# MATERIAL SUPPLIED
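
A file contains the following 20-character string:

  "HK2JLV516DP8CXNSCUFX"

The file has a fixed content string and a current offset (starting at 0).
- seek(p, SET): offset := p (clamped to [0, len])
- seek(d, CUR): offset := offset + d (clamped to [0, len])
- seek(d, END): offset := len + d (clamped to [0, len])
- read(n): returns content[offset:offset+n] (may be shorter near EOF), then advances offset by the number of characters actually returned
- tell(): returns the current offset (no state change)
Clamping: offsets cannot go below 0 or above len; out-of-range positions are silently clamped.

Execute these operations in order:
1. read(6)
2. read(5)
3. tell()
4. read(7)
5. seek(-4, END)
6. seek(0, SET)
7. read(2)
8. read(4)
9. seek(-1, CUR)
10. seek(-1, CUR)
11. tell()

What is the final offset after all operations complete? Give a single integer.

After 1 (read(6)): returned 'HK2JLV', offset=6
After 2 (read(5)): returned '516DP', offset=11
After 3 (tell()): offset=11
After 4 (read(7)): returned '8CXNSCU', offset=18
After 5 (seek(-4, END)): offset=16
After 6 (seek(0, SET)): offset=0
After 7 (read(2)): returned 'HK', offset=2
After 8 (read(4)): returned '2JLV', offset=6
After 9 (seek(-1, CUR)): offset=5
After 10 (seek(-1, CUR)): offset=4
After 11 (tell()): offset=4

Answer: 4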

# TASK
Quote every entry exactly.

# TASK ANSWER
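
A file contains the following 20-character string:

  "HK2JLV516DP8CXNSCUFX"

The file has a fixed content string and a current offset (starting at 0).
- seek(p, SET): offset := p (clamped to [0, len])
- seek(d, CUR): offset := offset + d (clamped to [0, len])
- seek(d, END): offset := len + d (clamped to [0, len])
- read(n): returns content[offset:offset+n] (may be shorter near EOF), then advances offset by the number of characters actually returned
- tell(): returns the current offset (no state change)
Clamping: offsets cannot go below 0 or above len; out-of-range positions are silently clamped.

Execute these operations in order:
1. read(6)
2. read(5)
3. tell()
4. read(7)
5. seek(-4, END)
6. seek(0, SET)
7. read(2)
8. read(4)
9. seek(-1, CUR)
10. seek(-1, CUR)
11. tell()

What is the final offset after all operations complete? Give a single integer.

After 1 (read(6)): returned 'HK2JLV', offset=6
After 2 (read(5)): returned '516DP', offset=11
After 3 (tell()): offset=11
After 4 (read(7)): returned '8CXNSCU', offset=18
After 5 (seek(-4, END)): offset=16
After 6 (seek(0, SET)): offset=0
After 7 (read(2)): returned 'HK', offset=2
After 8 (read(4)): returned '2JLV', offset=6
After 9 (seek(-1, CUR)): offset=5
After 10 (seek(-1, CUR)): offset=4
After 11 (tell()): offset=4

Answer: 4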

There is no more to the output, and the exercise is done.